Records for this exercise

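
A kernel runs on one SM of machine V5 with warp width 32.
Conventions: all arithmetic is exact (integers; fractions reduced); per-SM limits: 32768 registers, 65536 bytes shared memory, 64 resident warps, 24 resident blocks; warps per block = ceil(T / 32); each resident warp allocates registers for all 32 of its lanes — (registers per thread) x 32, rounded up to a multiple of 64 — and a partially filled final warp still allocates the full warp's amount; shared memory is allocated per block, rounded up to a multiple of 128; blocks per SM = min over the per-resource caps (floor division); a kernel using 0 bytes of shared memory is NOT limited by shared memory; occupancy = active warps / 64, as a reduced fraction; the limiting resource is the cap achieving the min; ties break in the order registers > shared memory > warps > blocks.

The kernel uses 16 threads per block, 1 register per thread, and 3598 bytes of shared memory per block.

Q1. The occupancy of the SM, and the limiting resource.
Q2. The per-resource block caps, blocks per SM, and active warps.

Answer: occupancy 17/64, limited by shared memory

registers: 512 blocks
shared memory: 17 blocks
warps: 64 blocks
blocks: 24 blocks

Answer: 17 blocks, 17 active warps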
--
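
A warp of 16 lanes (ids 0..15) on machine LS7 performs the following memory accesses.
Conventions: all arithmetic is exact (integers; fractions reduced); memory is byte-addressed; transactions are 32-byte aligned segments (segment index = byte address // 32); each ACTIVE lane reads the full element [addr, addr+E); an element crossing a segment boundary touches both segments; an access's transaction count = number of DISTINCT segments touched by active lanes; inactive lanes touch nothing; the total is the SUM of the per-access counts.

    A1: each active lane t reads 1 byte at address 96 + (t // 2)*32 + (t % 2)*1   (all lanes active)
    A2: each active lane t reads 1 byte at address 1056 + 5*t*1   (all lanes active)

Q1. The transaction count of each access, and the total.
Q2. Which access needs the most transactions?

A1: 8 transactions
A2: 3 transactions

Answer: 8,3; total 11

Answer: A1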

What the task requires
Keeping every character as it is, restate the lines above that run from the line with "A kernel runs" through the line with "warps > blocks.", both included, and nothing else.

Task answer
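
A kernel runs on one SM of machine V5 with warp width 32.
Conventions: all arithmetic is exact (integers; fractions reduced); per-SM limits: 32768 registers, 65536 bytes shared memory, 64 resident warps, 24 resident blocks; warps per block = ceil(T / 32); each resident warp allocates registers for all 32 of its lanes — (registers per thread) x 32, rounded up to a multiple of 64 — and a partially filled final warp still allocates the full warp's amount; shared memory is allocated per block, rounded up to a multiple of 128; blocks per SM = min over the per-resource caps (floor division); a kernel using 0 bytes of shared memory is NOT limited by shared memory; occupancy = active warps / 64, as a reduced fraction; the limiting resource is the cap achieving the min; ties break in the order registers > shared memory > warps > blocks.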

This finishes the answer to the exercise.